TASK TO COMPLETE ▸ In the records that follow, find the line with "In a crank-and-slotted-lever"; from there, retype every line exactly through the line with "A four-bar mechanism in a landing-gear", which also belongs to the answer.

AVAILABLE RECORDS ▸
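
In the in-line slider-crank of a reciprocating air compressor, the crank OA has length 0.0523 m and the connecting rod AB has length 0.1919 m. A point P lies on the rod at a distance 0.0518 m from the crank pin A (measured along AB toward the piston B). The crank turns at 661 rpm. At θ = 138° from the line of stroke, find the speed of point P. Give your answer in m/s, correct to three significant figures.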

==

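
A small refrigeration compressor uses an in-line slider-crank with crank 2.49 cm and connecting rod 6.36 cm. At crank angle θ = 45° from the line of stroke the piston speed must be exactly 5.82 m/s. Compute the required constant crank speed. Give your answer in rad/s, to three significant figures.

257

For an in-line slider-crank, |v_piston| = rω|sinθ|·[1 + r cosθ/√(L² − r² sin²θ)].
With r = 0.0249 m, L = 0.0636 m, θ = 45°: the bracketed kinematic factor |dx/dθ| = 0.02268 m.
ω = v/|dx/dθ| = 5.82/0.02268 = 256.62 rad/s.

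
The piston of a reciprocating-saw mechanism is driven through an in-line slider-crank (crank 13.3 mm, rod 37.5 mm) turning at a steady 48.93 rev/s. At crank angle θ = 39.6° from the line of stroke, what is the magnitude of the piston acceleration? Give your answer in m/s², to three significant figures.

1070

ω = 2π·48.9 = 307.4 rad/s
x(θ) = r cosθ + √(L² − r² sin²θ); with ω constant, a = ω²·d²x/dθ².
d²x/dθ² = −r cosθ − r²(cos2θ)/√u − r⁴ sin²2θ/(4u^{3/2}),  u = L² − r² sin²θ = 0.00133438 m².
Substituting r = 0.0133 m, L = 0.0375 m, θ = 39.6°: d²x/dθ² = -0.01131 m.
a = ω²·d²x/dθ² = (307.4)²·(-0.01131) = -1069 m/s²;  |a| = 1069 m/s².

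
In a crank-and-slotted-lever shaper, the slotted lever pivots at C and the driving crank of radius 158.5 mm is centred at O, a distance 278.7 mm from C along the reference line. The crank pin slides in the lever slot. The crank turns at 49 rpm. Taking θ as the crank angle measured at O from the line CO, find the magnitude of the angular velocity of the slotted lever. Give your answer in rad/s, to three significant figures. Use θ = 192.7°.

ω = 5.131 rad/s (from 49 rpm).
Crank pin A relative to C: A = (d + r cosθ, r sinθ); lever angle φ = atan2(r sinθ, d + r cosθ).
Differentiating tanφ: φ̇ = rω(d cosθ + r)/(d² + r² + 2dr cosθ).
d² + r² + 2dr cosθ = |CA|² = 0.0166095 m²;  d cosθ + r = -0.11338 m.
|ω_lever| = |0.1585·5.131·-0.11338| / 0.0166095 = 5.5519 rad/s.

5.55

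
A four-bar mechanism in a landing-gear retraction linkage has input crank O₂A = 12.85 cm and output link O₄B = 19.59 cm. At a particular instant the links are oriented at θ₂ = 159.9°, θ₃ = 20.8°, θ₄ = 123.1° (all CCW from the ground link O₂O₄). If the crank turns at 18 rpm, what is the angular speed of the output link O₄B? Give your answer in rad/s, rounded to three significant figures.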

--

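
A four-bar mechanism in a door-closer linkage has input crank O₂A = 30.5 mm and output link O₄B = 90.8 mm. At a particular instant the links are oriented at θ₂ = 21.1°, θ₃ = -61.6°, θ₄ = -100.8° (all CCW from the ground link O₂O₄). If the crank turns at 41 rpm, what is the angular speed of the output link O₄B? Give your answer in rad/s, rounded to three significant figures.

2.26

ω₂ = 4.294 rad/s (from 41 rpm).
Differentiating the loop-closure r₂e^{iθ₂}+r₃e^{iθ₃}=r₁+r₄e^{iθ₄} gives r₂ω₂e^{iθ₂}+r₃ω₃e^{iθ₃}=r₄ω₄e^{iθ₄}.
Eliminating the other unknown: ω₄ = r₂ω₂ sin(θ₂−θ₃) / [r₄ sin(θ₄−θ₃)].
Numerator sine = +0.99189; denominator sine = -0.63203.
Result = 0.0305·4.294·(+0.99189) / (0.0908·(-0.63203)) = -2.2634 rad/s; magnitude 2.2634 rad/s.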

SOLUTION BELOW ▸
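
In a crank-and-slotted-lever shaper, the slotted lever pivots at C and the driving crank of radius 158.5 mm is centred at O, a distance 278.7 mm from C along the reference line. The crank pin slides in the lever slot. The crank turns at 49 rpm. Taking θ as the crank angle measured at O from the line CO, find the magnitude of the angular velocity of the slotted lever. Give your answer in rad/s, to three significant figures. Use θ = 192.7°.

ω = 5.131 rad/s (from 49 rpm).
Crank pin A relative to C: A = (d + r cosθ, r sinθ); lever angle φ = atan2(r sinθ, d + r cosθ).
Differentiating tanφ: φ̇ = rω(d cosθ + r)/(d² + r² + 2dr cosθ).
d² + r² + 2dr cosθ = |CA|² = 0.0166095 m²;  d cosθ + r = -0.11338 m.
|ω_lever| = |0.1585·5.131·-0.11338| / 0.0166095 = 5.5519 rad/s.

5.55

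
A four-bar mechanism in a landing-gear retraction linkage has input crank O₂A = 12.85 cm and output link O₄B = 19.59 cm. At a particular instant the links are oriented at θ₂ = 159.9°, θ₃ = 20.8°, θ₄ = 123.1° (all CCW from the ground link O₂O₄). If the crank turns at 18 rpm, what is the angular speed of the output link O₄B? Give your answer in rad/s, rounded to three significant figures.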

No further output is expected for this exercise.